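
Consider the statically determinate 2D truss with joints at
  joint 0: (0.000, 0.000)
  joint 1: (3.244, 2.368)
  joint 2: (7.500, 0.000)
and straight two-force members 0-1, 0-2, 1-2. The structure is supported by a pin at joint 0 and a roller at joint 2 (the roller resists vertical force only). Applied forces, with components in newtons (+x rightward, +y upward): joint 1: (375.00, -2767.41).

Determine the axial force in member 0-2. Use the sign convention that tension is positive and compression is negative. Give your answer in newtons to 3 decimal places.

2364.160

N=3 nodes, M=3 members, R=3 reactions → 2N=6, M+R=6
member 0 (0-1): L=4.0163, (cx,cy)=(0.8077,0.5896)
member 1 (0-2): L=7.5000, (cx,cy)=(1.0000,0.0000)
member 2 (1-2): L=4.8704, (cx,cy)=(0.8738,-0.4862)
solve A·x = −loads:
  F[0-1] = -2462.7419 N (compression)
  F[0-2] = +2364.1596 N (tension)
  F[1-2] = -2705.4612 N (compression)
  Rx@0 = -375.0000 N
  Ry@0 = +1452.0129 N
  Ry@2 = +1315.3971 N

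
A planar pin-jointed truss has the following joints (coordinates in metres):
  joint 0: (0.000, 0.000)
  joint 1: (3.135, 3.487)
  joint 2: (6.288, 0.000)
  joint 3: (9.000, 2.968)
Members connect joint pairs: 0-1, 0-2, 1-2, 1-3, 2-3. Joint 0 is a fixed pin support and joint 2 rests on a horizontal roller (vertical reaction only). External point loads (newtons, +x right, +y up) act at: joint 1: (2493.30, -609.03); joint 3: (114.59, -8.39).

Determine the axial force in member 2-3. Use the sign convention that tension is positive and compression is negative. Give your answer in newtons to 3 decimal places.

2.193

N=4 nodes, M=5 members, R=3 reactions → 2N=8, M+R=8
member 0 (0-1): L=4.6891, (cx,cy)=(0.6686,0.7436)
member 1 (0-2): L=6.2880, (cx,cy)=(1.0000,0.0000)
member 2 (1-2): L=4.7011, (cx,cy)=(0.6707,-0.7417)
member 3 (1-3): L=5.8879, (cx,cy)=(0.9961,-0.0881)
member 4 (2-3): L=4.0204, (cx,cy)=(0.6746,0.7382)
solve A·x = −loads:
  F[0-1] = +1526.2343 N (tension)
  F[0-2] = +1587.4867 N (tension)
  F[1-2] = -2364.7377 N (compression)
  F[1-3] = +113.5524 N (tension)
  F[2-3] = +2.1934 N (tension)
  Rx@0 = -2607.8900 N
  Ry@0 = -1134.9749 N
  Ry@2 = +1752.3949 N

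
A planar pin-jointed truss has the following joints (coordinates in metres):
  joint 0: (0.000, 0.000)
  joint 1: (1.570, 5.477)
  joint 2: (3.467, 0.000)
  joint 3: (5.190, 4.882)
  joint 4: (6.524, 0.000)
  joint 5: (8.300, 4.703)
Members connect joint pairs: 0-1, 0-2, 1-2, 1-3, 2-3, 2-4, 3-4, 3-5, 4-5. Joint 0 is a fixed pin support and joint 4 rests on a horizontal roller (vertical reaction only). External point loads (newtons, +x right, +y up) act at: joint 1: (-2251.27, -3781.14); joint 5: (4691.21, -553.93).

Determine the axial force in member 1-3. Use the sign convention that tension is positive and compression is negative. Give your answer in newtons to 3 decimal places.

N=6 nodes, M=9 members, R=3 reactions → 2N=12, M+R=12
member 0 (0-1): L=5.6976, (cx,cy)=(0.2756,0.9613)
member 1 (0-2): L=3.4670, (cx,cy)=(1.0000,0.0000)
member 2 (1-2): L=5.7962, (cx,cy)=(0.3273,-0.9449)
member 3 (1-3): L=3.6686, (cx,cy)=(0.9868,-0.1622)
member 4 (2-3): L=5.1771, (cx,cy)=(0.3328,0.9430)
member 5 (2-4): L=3.0570, (cx,cy)=(1.0000,0.0000)
member 6 (3-4): L=5.0610, (cx,cy)=(0.2636,-0.9646)
member 7 (3-5): L=3.1151, (cx,cy)=(0.9983,-0.0575)
member 8 (4-5): L=5.0272, (cx,cy)=(0.3533,0.9355)
solve A·x = −loads:
  F[0-1] = -1278.0881 N (compression)
  F[0-2] = +2792.1243 N (tension)
  F[1-2] = -3214.6443 N (compression)
  F[1-3] = +2990.7808 N (tension)
  F[2-3] = +3221.2328 N (tension)
  F[2-4] = +667.9692 N (tension)
  F[3-4] = -2932.2782 N (compression)
  F[3-5] = +4804.0844 N (tension)
  F[4-5] = -297.0353 N (compression)
  Rx@0 = -2439.9400 N
  Ry@0 = +1228.6071 N
  Ry@4 = +3106.4629 N

2990.781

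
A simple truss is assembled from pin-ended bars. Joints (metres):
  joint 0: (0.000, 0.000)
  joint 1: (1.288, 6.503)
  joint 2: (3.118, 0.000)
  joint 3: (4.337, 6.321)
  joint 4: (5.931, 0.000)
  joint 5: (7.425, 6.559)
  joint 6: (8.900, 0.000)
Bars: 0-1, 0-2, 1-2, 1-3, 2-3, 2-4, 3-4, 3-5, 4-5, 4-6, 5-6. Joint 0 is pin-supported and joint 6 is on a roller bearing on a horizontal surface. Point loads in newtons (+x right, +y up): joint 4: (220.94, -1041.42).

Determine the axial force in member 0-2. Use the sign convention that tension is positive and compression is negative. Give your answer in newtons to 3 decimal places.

N=7 nodes, M=11 members, R=3 reactions → 2N=14, M+R=14
member 0 (0-1): L=6.6293, (cx,cy)=(0.1943,0.9809)
member 1 (0-2): L=3.1180, (cx,cy)=(1.0000,0.0000)
member 2 (1-2): L=6.7556, (cx,cy)=(0.2709,-0.9626)
member 3 (1-3): L=3.0544, (cx,cy)=(0.9982,-0.0596)
member 4 (2-3): L=6.4375, (cx,cy)=(0.1894,0.9819)
member 5 (2-4): L=2.8130, (cx,cy)=(1.0000,0.0000)
member 6 (3-4): L=6.5189, (cx,cy)=(0.2445,-0.9696)
member 7 (3-5): L=3.0972, (cx,cy)=(0.9970,0.0768)
member 8 (4-5): L=6.7270, (cx,cy)=(0.2221,0.9750)
member 9 (4-6): L=2.9690, (cx,cy)=(1.0000,0.0000)
member 10 (5-6): L=6.7228, (cx,cy)=(0.2194,-0.9756)
solve A·x = −loads:
  F[0-1] = -354.1618 N (compression)
  F[0-2] = +289.7495 N (tension)
  F[1-2] = +371.4127 N (tension)
  F[1-3] = -169.7219 N (compression)
  F[2-3] = -364.1137 N (compression)
  F[2-4] = +459.3090 N (tension)
  F[3-4] = +332.8727 N (tension)
  F[3-5] = -320.7114 N (compression)
  F[4-5] = +737.0591 N (tension)
  F[4-6] = +156.0696 N (tension)
  F[5-6] = -711.3391 N (compression)
  Rx@0 = -220.9400 N
  Ry@0 = +347.4130 N
  Ry@6 = +694.0070 N

289.749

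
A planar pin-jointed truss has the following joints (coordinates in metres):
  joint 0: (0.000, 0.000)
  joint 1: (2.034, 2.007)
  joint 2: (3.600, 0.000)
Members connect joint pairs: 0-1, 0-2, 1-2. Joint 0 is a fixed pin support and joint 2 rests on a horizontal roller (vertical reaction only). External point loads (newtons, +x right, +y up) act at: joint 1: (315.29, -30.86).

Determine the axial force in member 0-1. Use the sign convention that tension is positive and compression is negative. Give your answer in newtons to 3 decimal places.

N=3 nodes, M=3 members, R=3 reactions → 2N=6, M+R=6
member 0 (0-1): L=2.8575, (cx,cy)=(0.7118,0.7024)
member 1 (0-2): L=3.6000, (cx,cy)=(1.0000,0.0000)
member 2 (1-2): L=2.5457, (cx,cy)=(0.6152,-0.7884)
solve A·x = −loads:
  F[0-1] = +231.1472 N (tension)
  F[0-2] = +150.7558 N (tension)
  F[1-2] = -245.0662 N (compression)
  Rx@0 = -315.2900 N
  Ry@0 = -162.3501 N
  Ry@2 = +193.2101 N

231.147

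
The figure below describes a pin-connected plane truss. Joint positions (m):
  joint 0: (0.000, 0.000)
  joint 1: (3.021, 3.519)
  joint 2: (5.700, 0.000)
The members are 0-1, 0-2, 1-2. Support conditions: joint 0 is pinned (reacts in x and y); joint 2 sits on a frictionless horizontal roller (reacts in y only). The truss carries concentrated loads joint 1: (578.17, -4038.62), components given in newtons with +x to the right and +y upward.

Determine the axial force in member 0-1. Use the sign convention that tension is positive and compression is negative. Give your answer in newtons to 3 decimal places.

-2031.234

N=3 nodes, M=3 members, R=3 reactions → 2N=6, M+R=6
member 0 (0-1): L=4.6379, (cx,cy)=(0.6514,0.7588)
member 1 (0-2): L=5.7000, (cx,cy)=(1.0000,0.0000)
member 2 (1-2): L=4.4227, (cx,cy)=(0.6057,-0.7957)
solve A·x = −loads:
  F[0-1] = -2031.2344 N (compression)
  F[0-2] = +1901.2697 N (tension)
  F[1-2] = -3138.7730 N (compression)
  Rx@0 = -578.1700 N
  Ry@0 = +1541.2075 N
  Ry@2 = +2497.4125 N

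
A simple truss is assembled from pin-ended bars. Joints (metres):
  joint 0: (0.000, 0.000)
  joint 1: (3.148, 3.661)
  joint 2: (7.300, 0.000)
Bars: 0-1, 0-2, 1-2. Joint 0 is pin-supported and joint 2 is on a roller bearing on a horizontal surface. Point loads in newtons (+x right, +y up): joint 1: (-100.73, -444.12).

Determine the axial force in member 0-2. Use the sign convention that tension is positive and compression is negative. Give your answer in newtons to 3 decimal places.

N=3 nodes, M=3 members, R=3 reactions → 2N=6, M+R=6
member 0 (0-1): L=4.8283, (cx,cy)=(0.6520,0.7582)
member 1 (0-2): L=7.3000, (cx,cy)=(1.0000,0.0000)
member 2 (1-2): L=5.5355, (cx,cy)=(0.7501,-0.6614)
solve A·x = −loads:
  F[0-1] = -399.7688 N (compression)
  F[0-2] = +159.9131 N (tension)
  F[1-2] = -213.1991 N (compression)
  Rx@0 = +100.7300 N
  Ry@0 = +303.1176 N
  Ry@2 = +141.0024 N

159.913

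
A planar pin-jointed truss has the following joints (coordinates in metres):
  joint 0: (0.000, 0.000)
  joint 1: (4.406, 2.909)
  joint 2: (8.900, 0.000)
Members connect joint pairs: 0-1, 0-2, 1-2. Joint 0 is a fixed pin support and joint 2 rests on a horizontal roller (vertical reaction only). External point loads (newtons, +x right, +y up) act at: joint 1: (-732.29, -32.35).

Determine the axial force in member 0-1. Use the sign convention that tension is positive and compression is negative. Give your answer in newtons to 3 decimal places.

-464.059

N=3 nodes, M=3 members, R=3 reactions → 2N=6, M+R=6
member 0 (0-1): L=5.2797, (cx,cy)=(0.8345,0.5510)
member 1 (0-2): L=8.9000, (cx,cy)=(1.0000,0.0000)
member 2 (1-2): L=5.3533, (cx,cy)=(0.8395,-0.5434)
solve A·x = −loads:
  F[0-1] = -464.0587 N (compression)
  F[0-2] = -345.0243 N (compression)
  F[1-2] = +411.0001 N (tension)
  Rx@0 = +732.2900 N
  Ry@0 = +255.6868 N
  Ry@2 = -223.3368 N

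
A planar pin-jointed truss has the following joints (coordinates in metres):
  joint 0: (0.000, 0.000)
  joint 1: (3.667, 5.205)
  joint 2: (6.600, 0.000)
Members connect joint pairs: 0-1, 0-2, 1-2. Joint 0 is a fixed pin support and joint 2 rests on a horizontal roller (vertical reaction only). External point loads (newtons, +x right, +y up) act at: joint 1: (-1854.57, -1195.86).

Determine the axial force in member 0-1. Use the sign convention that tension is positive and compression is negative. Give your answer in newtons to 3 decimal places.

N=3 nodes, M=3 members, R=3 reactions → 2N=6, M+R=6
member 0 (0-1): L=6.3670, (cx,cy)=(0.5759,0.8175)
member 1 (0-2): L=6.6000, (cx,cy)=(1.0000,0.0000)
member 2 (1-2): L=5.9745, (cx,cy)=(0.4909,-0.8712)
solve A·x = −loads:
  F[0-1] = -2439.1785 N (compression)
  F[0-2] = -449.7573 N (compression)
  F[1-2] = +916.1506 N (tension)
  Rx@0 = +1854.5700 N
  Ry@0 = +1994.0143 N
  Ry@2 = -798.1543 N

-2439.179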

- - - -

■ **WHAT THE TASK ASKS**
Wherever a line of the records above contains the string "components", copy that line out.

■ **RESPONSE FOR THIS EXERCISE**
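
and straight two-force members 0-1, 0-2, 1-2. The structure is supported by a pin at joint 0 and a roller at joint 2 (the roller resists vertical force only). Applied forces, with components in newtons (+x rightward, +y upward): joint 1: (375.00, -2767.41).
The members are 0-1, 0-2, 1-2. Support conditions: joint 0 is pinned (reacts in x and y); joint 2 sits on a frictionless horizontal roller (reacts in y only). The truss carries concentrated loads joint 1: (578.17, -4038.62), components given in newtons with +x to the right and +y upward.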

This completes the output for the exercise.